ASSIGNMENT:
Could you return all of the records exactly as they stand?
[WORKING DATA — start]
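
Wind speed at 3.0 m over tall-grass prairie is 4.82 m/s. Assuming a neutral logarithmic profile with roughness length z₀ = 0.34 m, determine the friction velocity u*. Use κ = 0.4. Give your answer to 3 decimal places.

u* ≈ 0.885 m/s

Log law: V(z) = (u*/κ) · ln(z/z₀) ⇒ u* = κ · V / ln(z/z₀)
u* = 0.4 × 4.82 / ln(3.0/0.34) = 0.4 × 4.82 / 2.1774
   = 1.9280 / 2.1774 = 0.8855 m/s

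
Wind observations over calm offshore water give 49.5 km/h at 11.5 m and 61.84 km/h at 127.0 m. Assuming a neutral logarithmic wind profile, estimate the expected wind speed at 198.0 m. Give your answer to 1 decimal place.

Log law: V ∝ ln(z/z₀). From the pair, with r = V₁/V₂ = 0.80045,
ln z₀ = (ln z₁ − r·ln z₂)/(1 − r) = (2.4423 − 0.80045×4.8442)/0.19955 = -7.1923 → z₀ = 0.0007524 m
V₃ = V₁ · ln(z₃/z₀)/ln(z₁/z₀) = 49.5 × 12.4805/9.6346 = 64.1216 km/h

64.1 km/h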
[WORKING DATA — finish]
SOLUTION TO THIS EXERCISE:
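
Wind speed at 3.0 m over tall-grass prairie is 4.82 m/s. Assuming a neutral logarithmic profile with roughness length z₀ = 0.34 m, determine the friction velocity u*. Use κ = 0.4. Give your answer to 3 decimal places.

u* ≈ 0.885 m/s

Log law: V(z) = (u*/κ) · ln(z/z₀) ⇒ u* = κ · V / ln(z/z₀)
u* = 0.4 × 4.82 / ln(3.0/0.34) = 0.4 × 4.82 / 2.1774
   = 1.9280 / 2.1774 = 0.8855 m/s

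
Wind observations over calm offshore water give 49.5 km/h at 11.5 m and 61.84 km/h at 127.0 m. Assuming a neutral logarithmic wind profile, estimate the expected wind speed at 198.0 m. Give your answer to 1 decimal place.

Log law: V ∝ ln(z/z₀). From the pair, with r = V₁/V₂ = 0.80045,
ln z₀ = (ln z₁ − r·ln z₂)/(1 − r) = (2.4423 − 0.80045×4.8442)/0.19955 = -7.1923 → z₀ = 0.0007524 m
V₃ = V₁ · ln(z₃/z₀)/ln(z₁/z₀) = 49.5 × 12.4805/9.6346 = 64.1216 km/h

64.1 km/h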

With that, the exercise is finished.